WHAT NEEDS TO BE DONE - Copy exactly the stretch of data below from the line with "τ_Q on X/∼." through the line with "Let (X, τ_X)", including both of those lines.

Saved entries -
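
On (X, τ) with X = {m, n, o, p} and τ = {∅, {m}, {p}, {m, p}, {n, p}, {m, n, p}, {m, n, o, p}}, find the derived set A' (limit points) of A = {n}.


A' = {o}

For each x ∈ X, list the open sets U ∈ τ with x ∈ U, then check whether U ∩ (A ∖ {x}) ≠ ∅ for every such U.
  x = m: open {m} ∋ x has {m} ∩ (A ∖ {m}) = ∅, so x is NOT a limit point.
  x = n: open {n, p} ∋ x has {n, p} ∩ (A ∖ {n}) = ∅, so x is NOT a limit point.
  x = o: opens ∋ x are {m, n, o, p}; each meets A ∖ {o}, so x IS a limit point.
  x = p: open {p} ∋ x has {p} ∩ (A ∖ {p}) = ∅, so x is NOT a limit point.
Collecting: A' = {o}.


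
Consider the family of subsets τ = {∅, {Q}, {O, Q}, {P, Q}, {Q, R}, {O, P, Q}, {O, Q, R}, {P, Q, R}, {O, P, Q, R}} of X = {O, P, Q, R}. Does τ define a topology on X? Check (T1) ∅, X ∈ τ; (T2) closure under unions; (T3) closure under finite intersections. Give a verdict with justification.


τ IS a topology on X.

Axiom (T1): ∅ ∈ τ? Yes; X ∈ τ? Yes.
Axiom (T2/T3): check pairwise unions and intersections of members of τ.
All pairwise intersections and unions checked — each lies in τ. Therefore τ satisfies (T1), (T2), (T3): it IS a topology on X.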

==

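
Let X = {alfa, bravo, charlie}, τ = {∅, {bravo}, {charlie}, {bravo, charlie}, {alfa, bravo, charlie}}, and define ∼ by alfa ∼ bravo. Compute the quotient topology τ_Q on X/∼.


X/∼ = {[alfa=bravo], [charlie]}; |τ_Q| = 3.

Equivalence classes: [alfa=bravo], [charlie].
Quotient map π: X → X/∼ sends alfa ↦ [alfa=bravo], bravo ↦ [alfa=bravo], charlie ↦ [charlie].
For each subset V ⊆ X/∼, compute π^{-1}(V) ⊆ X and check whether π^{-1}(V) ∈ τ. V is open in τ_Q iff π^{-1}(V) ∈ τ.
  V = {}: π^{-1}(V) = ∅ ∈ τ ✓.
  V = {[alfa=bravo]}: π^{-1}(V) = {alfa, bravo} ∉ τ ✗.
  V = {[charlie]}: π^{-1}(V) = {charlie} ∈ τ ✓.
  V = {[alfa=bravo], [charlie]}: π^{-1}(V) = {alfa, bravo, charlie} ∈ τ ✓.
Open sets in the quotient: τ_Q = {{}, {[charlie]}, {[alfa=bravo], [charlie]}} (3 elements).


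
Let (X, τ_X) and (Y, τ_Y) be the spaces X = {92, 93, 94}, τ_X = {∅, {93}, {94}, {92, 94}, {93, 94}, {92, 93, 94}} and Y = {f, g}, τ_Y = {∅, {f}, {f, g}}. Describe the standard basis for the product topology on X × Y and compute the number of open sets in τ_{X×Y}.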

RESPONSE FOR THIS EXERCISE -
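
Let X = {alfa, bravo, charlie}, τ = {∅, {bravo}, {charlie}, {bravo, charlie}, {alfa, bravo, charlie}}, and define ∼ by alfa ∼ bravo. Compute the quotient topology τ_Q on X/∼.


X/∼ = {[alfa=bravo], [charlie]}; |τ_Q| = 3.

Equivalence classes: [alfa=bravo], [charlie].
Quotient map π: X → X/∼ sends alfa ↦ [alfa=bravo], bravo ↦ [alfa=bravo], charlie ↦ [charlie].
For each subset V ⊆ X/∼, compute π^{-1}(V) ⊆ X and check whether π^{-1}(V) ∈ τ. V is open in τ_Q iff π^{-1}(V) ∈ τ.
  V = {}: π^{-1}(V) = ∅ ∈ τ ✓.
  V = {[alfa=bravo]}: π^{-1}(V) = {alfa, bravo} ∉ τ ✗.
  V = {[charlie]}: π^{-1}(V) = {charlie} ∈ τ ✓.
  V = {[alfa=bravo], [charlie]}: π^{-1}(V) = {alfa, bravo, charlie} ∈ τ ✓.
Open sets in the quotient: τ_Q = {{}, {[charlie]}, {[alfa=bravo], [charlie]}} (3 elements).


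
Let (X, τ_X) and (Y, τ_Y) be the spaces X = {92, 93, 94}, τ_X = {∅, {93}, {94}, {92, 94}, {93, 94}, {92, 93, 94}} and Y = {f, g}, τ_Y = {∅, {f}, {f, g}}. Describe the standard basis for the product topology on X × Y and compute the number of open sets in τ_{X×Y}.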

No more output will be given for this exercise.